◆ What is needed
Without changing a single word, write out every entry.

----------

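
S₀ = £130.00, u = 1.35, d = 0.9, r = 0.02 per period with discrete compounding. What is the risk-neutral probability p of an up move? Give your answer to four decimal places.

Risk-neutral probability p = (1 + 0.02 − 0.9)/(1.35 − 0.9) = 0.1200/0.4500 = 0.2667

p = 0.2667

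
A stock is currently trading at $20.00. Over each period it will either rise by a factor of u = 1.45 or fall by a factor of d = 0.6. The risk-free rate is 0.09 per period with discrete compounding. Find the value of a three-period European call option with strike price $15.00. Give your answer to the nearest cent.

Risk-neutral probability p = (1 + 0.09 − 0.6)/(1.45 − 0.6) = 0.4900/0.8500 = 0.5765
Terminal stock prices: S_uuu = 60.97, S_uud = 25.23, S_udd = 10.44, S_ddd = 4.32
Terminal payoffs (S − K): max(45.97, 0) = 45.97, max(10.23, 0) = 10.23, max(-4.56, 0) = 0, max(-10.68, 0) = 0
Node uu (S = 42.05): V_uu = 1/1.09·[0.5765·45.9725 + 0.4235·10.2300] = 28.2885
Node ud (S = 17.4): V_ud = 1/1.09·[0.5765·10.2300 + 0.4235·0.0000] = 5.4104
Node dd (S = 7.2): V_dd = 1/1.09·[0.5765·0.0000 + 0.4235·0.0000] = 0.0000
Node u (S = 29): V_u = 1/1.09·[0.5765·28.2885 + 0.4235·5.4104] = 17.0633
Node d (S = 12): V_d = 1/1.09·[0.5765·5.4104 + 0.4235·0.0000] = 2.8614
Node 0 (S = 20): V_0 = 1/1.09·[0.5765·17.0633 + 0.4235·2.8614] = 10.1361

$10.14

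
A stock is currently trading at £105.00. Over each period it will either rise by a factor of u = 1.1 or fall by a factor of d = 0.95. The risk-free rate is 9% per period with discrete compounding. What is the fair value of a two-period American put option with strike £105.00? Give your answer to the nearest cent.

Risk-neutral probability p = (1 + 0.09 − 0.95)/(1.1 − 0.95) = 0.1400/0.1500 = 0.9333
Terminal stock prices: S_uu = 127.1, S_ud = 109.7, S_dd = 94.76
Terminal payoffs (K − S): max(-22.05, 0) = 0, max(-4.725, 0) = 0, max(10.24, 0) = 10.24
Node u (S = 115.5): continuation = 1/1.09·[0.9333·0.0000 + 0.0667·0.0000] = 0.0000; exercise value = 0.0000 ≤ continuation, so V_u = 0.0000
Node d (S = 99.75): continuation = 1/1.09·[0.9333·0.0000 + 0.0667·10.2375] = 0.6261; exercise value = 5.2500 > continuation, so V_d = 5.2500 (exercise)
Node 0 (S = 105): continuation = 1/1.09·[0.9333·0.0000 + 0.0667·5.2500] = 0.3211; exercise value = 0.0000 ≤ continuation, so V_0 = 0.3211

£0.32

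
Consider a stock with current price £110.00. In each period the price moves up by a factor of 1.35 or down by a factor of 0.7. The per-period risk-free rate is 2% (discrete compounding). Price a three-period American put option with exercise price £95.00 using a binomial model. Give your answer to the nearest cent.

Risk-neutral probability p = (1 + 0.02 − 0.7)/(1.35 − 0.7) = 0.3200/0.6500 = 0.4923
Terminal stock prices: S_uuu = 270.6, S_uud = 140.3, S_udd = 72.76, S_ddd = 37.73
Terminal payoffs (K − S): max(-175.6, 0) = 0, max(-45.33, 0) = 0, max(22.24, 0) = 22.24, max(57.27, 0) = 57.27
Node uu (S = 200.5): continuation = 1/1.02·[0.4923·0.0000 + 0.5077·0.0000] = 0.0000; exercise value = 0.0000 ≤ continuation, so V_uu = 0.0000
Node ud (S = 103.9): continuation = 1/1.02·[0.4923·0.0000 + 0.5077·22.2350] = 11.0672; exercise value = 0.0000 ≤ continuation, so V_ud = 11.0672
Node dd (S = 53.9): continuation = 1/1.02·[0.4923·22.2350 + 0.5077·57.2700] = 39.2373; exercise value = 41.1000 > continuation, so V_dd = 41.1000 (exercise)
Node u (S = 148.5): continuation = 1/1.02·[0.4923·0.0000 + 0.5077·11.0672] = 5.5086; exercise value = 0.0000 ≤ continuation, so V_u = 5.5086
Node d (S = 77): continuation = 1/1.02·[0.4923·11.0672 + 0.5077·41.1000] = 25.7986; exercise value = 18.0000 ≤ continuation, so V_d = 25.7986
Node 0 (S = 110): continuation = 1/1.02·[0.4923·5.5086 + 0.5077·25.7986] = 15.4997; exercise value = 0.0000 ≤ continuation, so V_0 = 15.4997

£15.50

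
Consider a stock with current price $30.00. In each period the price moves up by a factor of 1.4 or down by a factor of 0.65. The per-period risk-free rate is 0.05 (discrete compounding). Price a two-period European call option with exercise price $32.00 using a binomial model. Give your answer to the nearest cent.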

----------

◆ Response area
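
S₀ = £130.00, u = 1.35, d = 0.9, r = 0.02 per period with discrete compounding. What is the risk-neutral probability p of an up move? Give your answer to four decimal places.

Risk-neutral probability p = (1 + 0.02 − 0.9)/(1.35 − 0.9) = 0.1200/0.4500 = 0.2667

p = 0.2667

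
A stock is currently trading at $20.00. Over each period it will either rise by a factor of u = 1.45 or fall by a factor of d = 0.6. The risk-free rate is 0.09 per period with discrete compounding. Find the value of a three-period European call option with strike price $15.00. Give your answer to the nearest cent.

Risk-neutral probability p = (1 + 0.09 − 0.6)/(1.45 − 0.6) = 0.4900/0.8500 = 0.5765
Terminal stock prices: S_uuu = 60.97, S_uud = 25.23, S_udd = 10.44, S_ddd = 4.32
Terminal payoffs (S − K): max(45.97, 0) = 45.97, max(10.23, 0) = 10.23, max(-4.56, 0) = 0, max(-10.68, 0) = 0
Node uu (S = 42.05): V_uu = 1/1.09·[0.5765·45.9725 + 0.4235·10.2300] = 28.2885
Node ud (S = 17.4): V_ud = 1/1.09·[0.5765·10.2300 + 0.4235·0.0000] = 5.4104
Node dd (S = 7.2): V_dd = 1/1.09·[0.5765·0.0000 + 0.4235·0.0000] = 0.0000
Node u (S = 29): V_u = 1/1.09·[0.5765·28.2885 + 0.4235·5.4104] = 17.0633
Node d (S = 12): V_d = 1/1.09·[0.5765·5.4104 + 0.4235·0.0000] = 2.8614
Node 0 (S = 20): V_0 = 1/1.09·[0.5765·17.0633 + 0.4235·2.8614] = 10.1361

$10.14

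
A stock is currently trading at £105.00. Over each period it will either rise by a factor of u = 1.1 or fall by a factor of d = 0.95. The risk-free rate is 9% per period with discrete compounding. What is the fair value of a two-period American put option with strike £105.00? Give your answer to the nearest cent.

Risk-neutral probability p = (1 + 0.09 − 0.95)/(1.1 − 0.95) = 0.1400/0.1500 = 0.9333
Terminal stock prices: S_uu = 127.1, S_ud = 109.7, S_dd = 94.76
Terminal payoffs (K − S): max(-22.05, 0) = 0, max(-4.725, 0) = 0, max(10.24, 0) = 10.24
Node u (S = 115.5): continuation = 1/1.09·[0.9333·0.0000 + 0.0667·0.0000] = 0.0000; exercise value = 0.0000 ≤ continuation, so V_u = 0.0000
Node d (S = 99.75): continuation = 1/1.09·[0.9333·0.0000 + 0.0667·10.2375] = 0.6261; exercise value = 5.2500 > continuation, so V_d = 5.2500 (exercise)
Node 0 (S = 105): continuation = 1/1.09·[0.9333·0.0000 + 0.0667·5.2500] = 0.3211; exercise value = 0.0000 ≤ continuation, so V_0 = 0.3211

£0.32

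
Consider a stock with current price £110.00. In each period the price moves up by a factor of 1.35 or down by a factor of 0.7. The per-period risk-free rate is 2% (discrete compounding). Price a three-period American put option with exercise price £95.00 using a binomial model. Give your answer to the nearest cent.

Risk-neutral probability p = (1 + 0.02 − 0.7)/(1.35 − 0.7) = 0.3200/0.6500 = 0.4923
Terminal stock prices: S_uuu = 270.6, S_uud = 140.3, S_udd = 72.76, S_ddd = 37.73
Terminal payoffs (K − S): max(-175.6, 0) = 0, max(-45.33, 0) = 0, max(22.24, 0) = 22.24, max(57.27, 0) = 57.27
Node uu (S = 200.5): continuation = 1/1.02·[0.4923·0.0000 + 0.5077·0.0000] = 0.0000; exercise value = 0.0000 ≤ continuation, so V_uu = 0.0000
Node ud (S = 103.9): continuation = 1/1.02·[0.4923·0.0000 + 0.5077·22.2350] = 11.0672; exercise value = 0.0000 ≤ continuation, so V_ud = 11.0672
Node dd (S = 53.9): continuation = 1/1.02·[0.4923·22.2350 + 0.5077·57.2700] = 39.2373; exercise value = 41.1000 > continuation, so V_dd = 41.1000 (exercise)
Node u (S = 148.5): continuation = 1/1.02·[0.4923·0.0000 + 0.5077·11.0672] = 5.5086; exercise value = 0.0000 ≤ continuation, so V_u = 5.5086
Node d (S = 77): continuation = 1/1.02·[0.4923·11.0672 + 0.5077·41.1000] = 25.7986; exercise value = 18.0000 ≤ continuation, so V_d = 25.7986
Node 0 (S = 110): continuation = 1/1.02·[0.4923·5.5086 + 0.5077·25.7986] = 15.4997; exercise value = 0.0000 ≤ continuation, so V_0 = 15.4997

£15.50

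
Consider a stock with current price $30.00. In each period the price moves up by a factor of 1.4 or down by a factor of 0.65. The per-period risk-free rate is 0.05 (discrete compounding). Price a two-period European call option with exercise price $32.00 using a binomial model. Give your answer to the nearest cent.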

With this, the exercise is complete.